Starting at the line that has "In a discussion" and stopping after the line that has "Order these elements", reproduce the listing below exactly; omit everything else.
*** EXTRACTED INFORMATION ***
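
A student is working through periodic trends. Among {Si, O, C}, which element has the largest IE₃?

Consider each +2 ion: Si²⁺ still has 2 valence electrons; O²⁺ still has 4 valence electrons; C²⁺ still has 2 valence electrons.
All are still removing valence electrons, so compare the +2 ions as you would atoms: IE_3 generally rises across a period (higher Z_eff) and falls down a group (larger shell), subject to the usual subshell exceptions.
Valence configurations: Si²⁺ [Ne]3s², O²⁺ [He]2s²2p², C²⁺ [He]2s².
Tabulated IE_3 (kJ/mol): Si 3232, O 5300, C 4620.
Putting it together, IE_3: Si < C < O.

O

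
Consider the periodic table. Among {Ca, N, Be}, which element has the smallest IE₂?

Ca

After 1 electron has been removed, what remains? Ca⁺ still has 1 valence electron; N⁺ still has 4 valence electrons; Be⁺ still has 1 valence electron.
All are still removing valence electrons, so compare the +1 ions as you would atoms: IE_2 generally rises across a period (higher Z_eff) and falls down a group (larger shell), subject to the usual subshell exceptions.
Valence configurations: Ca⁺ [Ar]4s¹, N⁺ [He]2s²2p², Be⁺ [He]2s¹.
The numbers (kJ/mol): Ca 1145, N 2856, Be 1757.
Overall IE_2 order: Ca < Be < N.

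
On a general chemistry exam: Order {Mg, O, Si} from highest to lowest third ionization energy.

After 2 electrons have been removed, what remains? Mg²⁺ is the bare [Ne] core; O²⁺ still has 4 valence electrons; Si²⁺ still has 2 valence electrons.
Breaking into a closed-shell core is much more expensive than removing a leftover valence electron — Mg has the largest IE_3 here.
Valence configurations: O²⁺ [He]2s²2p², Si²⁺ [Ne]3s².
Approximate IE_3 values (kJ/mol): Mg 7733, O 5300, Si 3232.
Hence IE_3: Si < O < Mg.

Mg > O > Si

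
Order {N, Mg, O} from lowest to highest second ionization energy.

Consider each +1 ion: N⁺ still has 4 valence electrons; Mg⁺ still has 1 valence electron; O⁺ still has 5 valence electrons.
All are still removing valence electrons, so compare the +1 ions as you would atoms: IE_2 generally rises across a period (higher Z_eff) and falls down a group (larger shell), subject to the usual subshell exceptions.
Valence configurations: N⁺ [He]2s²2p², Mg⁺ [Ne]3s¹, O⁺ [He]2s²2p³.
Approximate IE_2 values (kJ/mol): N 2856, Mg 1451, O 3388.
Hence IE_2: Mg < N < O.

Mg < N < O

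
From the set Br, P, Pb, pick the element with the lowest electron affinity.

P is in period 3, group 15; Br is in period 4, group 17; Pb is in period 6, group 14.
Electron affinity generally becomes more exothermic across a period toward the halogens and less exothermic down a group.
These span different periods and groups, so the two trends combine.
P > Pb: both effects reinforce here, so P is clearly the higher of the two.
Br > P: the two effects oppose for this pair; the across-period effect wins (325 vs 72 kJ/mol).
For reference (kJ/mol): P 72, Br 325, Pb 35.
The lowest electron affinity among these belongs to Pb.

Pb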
*** End of EXTRACTED INFORMATION ***
*** EXTRACTED INFORMATION ***
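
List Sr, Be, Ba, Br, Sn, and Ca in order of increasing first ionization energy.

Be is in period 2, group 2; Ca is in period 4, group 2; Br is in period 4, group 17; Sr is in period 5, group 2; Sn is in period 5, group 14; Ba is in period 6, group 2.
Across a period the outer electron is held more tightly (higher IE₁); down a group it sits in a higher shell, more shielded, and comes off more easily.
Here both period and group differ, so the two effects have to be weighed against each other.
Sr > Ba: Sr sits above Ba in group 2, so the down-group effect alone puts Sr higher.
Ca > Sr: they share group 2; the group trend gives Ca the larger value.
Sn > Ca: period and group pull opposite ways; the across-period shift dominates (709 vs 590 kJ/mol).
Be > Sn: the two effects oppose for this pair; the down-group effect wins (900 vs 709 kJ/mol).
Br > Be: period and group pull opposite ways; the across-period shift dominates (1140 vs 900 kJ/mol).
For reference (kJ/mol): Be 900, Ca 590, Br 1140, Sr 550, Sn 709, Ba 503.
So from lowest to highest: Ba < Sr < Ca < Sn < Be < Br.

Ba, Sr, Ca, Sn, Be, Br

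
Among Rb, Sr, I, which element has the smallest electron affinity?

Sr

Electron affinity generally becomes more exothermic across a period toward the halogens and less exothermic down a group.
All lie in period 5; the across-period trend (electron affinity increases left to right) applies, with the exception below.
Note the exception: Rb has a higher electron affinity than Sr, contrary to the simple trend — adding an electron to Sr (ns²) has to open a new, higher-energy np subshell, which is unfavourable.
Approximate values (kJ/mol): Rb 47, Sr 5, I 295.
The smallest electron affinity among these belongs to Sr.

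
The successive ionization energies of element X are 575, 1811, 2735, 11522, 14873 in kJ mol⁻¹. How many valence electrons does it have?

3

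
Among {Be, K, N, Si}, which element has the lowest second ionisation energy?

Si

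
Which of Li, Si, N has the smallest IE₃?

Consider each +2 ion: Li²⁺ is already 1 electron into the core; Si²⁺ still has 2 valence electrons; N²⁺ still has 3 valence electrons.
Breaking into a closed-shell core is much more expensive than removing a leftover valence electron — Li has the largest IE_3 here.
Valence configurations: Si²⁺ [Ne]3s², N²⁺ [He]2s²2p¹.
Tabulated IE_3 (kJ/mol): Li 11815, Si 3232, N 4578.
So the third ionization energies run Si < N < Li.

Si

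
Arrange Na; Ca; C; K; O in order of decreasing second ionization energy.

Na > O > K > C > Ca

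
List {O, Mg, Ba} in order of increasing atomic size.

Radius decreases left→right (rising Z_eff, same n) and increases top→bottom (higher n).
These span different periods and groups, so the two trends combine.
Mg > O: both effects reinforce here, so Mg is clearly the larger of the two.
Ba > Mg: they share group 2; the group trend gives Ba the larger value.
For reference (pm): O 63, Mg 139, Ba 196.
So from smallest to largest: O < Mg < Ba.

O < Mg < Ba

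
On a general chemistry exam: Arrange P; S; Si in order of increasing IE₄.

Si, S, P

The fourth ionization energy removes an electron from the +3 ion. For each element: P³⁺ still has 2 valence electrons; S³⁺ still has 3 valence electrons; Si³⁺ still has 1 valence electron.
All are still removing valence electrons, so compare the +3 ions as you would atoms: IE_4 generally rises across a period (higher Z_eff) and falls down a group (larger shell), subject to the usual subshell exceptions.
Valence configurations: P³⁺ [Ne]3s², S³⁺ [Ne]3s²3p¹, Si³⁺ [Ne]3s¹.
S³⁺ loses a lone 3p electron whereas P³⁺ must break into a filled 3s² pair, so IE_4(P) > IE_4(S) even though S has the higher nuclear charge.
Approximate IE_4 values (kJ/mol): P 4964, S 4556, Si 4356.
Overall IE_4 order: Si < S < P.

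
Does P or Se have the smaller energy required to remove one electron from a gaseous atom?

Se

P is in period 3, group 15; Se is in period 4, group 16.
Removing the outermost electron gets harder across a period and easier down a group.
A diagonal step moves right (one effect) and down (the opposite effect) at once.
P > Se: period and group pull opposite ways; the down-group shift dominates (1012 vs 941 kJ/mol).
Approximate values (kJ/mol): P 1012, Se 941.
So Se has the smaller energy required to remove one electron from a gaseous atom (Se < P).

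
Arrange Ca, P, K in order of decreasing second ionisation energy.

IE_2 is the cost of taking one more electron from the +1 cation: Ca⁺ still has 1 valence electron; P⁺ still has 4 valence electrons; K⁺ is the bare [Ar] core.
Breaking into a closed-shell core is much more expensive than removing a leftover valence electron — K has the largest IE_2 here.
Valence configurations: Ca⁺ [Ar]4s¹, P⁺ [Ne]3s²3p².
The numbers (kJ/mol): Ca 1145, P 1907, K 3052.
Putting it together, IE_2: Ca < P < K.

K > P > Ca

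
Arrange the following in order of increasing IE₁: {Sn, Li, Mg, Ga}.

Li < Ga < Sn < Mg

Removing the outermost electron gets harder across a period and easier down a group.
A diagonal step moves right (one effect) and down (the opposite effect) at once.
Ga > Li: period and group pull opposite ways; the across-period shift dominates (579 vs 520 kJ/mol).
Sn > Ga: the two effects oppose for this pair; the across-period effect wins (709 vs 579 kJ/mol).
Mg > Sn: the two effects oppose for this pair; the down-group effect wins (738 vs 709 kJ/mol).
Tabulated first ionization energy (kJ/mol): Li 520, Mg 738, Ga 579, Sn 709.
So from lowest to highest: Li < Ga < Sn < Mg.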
*** End of EXTRACTED INFORMATION ***
*** EXTRACTED INFORMATION ***
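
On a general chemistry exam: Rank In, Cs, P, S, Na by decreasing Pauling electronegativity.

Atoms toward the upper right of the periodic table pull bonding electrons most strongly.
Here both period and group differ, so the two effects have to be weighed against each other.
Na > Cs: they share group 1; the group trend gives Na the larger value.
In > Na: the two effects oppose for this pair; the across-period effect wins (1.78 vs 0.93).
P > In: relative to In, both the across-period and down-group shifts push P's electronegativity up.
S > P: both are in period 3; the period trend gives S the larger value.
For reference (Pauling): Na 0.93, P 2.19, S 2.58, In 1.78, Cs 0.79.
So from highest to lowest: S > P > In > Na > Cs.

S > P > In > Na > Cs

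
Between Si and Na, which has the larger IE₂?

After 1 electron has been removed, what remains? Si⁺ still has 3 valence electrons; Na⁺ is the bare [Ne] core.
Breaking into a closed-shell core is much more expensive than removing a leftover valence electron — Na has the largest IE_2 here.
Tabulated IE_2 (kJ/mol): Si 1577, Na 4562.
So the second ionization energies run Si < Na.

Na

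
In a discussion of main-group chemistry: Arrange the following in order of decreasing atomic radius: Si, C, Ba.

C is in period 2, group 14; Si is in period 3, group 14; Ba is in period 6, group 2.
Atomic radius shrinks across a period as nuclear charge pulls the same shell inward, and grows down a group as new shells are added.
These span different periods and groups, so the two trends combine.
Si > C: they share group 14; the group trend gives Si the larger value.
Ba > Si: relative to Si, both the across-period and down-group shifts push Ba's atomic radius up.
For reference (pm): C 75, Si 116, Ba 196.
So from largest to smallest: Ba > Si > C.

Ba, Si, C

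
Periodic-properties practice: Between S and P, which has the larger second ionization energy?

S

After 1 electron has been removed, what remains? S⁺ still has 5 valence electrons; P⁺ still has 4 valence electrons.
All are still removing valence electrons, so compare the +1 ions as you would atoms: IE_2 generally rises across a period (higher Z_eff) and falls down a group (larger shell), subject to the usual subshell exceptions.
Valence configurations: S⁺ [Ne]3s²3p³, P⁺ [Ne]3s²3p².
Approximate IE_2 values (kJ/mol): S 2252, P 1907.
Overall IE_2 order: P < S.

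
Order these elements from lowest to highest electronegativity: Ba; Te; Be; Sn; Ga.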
*** End of EXTRACTED INFORMATION ***
◆ SOLUTION TO THIS EXERCISE:
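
In a discussion of main-group chemistry: Arrange the following in order of decreasing atomic radius: Si, C, Ba.

C is in period 2, group 14; Si is in period 3, group 14; Ba is in period 6, group 2.
Atomic radius shrinks across a period as nuclear charge pulls the same shell inward, and grows down a group as new shells are added.
These span different periods and groups, so the two trends combine.
Si > C: they share group 14; the group trend gives Si the larger value.
Ba > Si: relative to Si, both the across-period and down-group shifts push Ba's atomic radius up.
For reference (pm): C 75, Si 116, Ba 196.
So from largest to smallest: Ba > Si > C.

Ba, Si, C

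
Periodic-properties practice: Between S and P, which has the larger second ionization energy?

S

After 1 electron has been removed, what remains? S⁺ still has 5 valence electrons; P⁺ still has 4 valence electrons.
All are still removing valence electrons, so compare the +1 ions as you would atoms: IE_2 generally rises across a period (higher Z_eff) and falls down a group (larger shell), subject to the usual subshell exceptions.
Valence configurations: S⁺ [Ne]3s²3p³, P⁺ [Ne]3s²3p².
Approximate IE_2 values (kJ/mol): S 2252, P 1907.
Overall IE_2 order: P < S.

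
Order these elements from lowest to highest electronegativity: Ba; Te; Be; Sn; Ga.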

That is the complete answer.